WHAT IS NEEDED: Every line holding the word "simple" should be copied from the material.
───── DATA TO USE
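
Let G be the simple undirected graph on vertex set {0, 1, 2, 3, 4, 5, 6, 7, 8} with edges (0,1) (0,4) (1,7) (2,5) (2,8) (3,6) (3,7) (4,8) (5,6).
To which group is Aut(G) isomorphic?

G is 2-regular and connected on 9 vertices, i.e. the cycle C_9. The automorphisms of the 9-cycle are exactly the symmetries of a regular 9-gon: the dihedral group D_9, |D_9| = 18.

D_9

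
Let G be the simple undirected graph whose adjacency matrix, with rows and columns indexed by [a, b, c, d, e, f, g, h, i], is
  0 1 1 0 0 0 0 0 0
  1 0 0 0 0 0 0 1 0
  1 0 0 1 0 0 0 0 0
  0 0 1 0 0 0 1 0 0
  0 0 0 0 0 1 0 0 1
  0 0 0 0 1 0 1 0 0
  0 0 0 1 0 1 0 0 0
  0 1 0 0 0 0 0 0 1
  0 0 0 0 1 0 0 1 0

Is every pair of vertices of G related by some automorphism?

G is 2-regular and connected on 9 vertices, i.e. the cycle C_9. C_9 has 9 rotations and 9 reflections, so Aut(C_9) ≅ D_9 of order 18. Under this action every vertex can be carried to every other, so G is vertex-transitive.

Yes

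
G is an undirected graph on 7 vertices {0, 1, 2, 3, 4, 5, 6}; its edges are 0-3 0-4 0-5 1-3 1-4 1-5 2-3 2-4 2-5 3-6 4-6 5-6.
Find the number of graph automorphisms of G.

The vertices split by degree into {3, 4, 5} (degree 4) and {0, 1, 2, 6} (degree 3); every edge runs between the two parts, so G is the complete bipartite graph K_{3,4}. Automorphisms preserve the bipartition setwise (since the parts differ in size) and act as S_3 × S_4 within it; |Aut| = 144.

144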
──────────
SOLUTION FOR THIS EXERCISE:
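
Let G be the simple undirected graph on vertex set {0, 1, 2, 3, 4, 5, 6, 7, 8} with edges (0,1) (0,4) (1,7) (2,5) (2,8) (3,6) (3,7) (4,8) (5,6).
Let G be the simple undirected graph whose adjacency matrix, with rows and columns indexed by [a, b, c, d, e, f, g, h, i], is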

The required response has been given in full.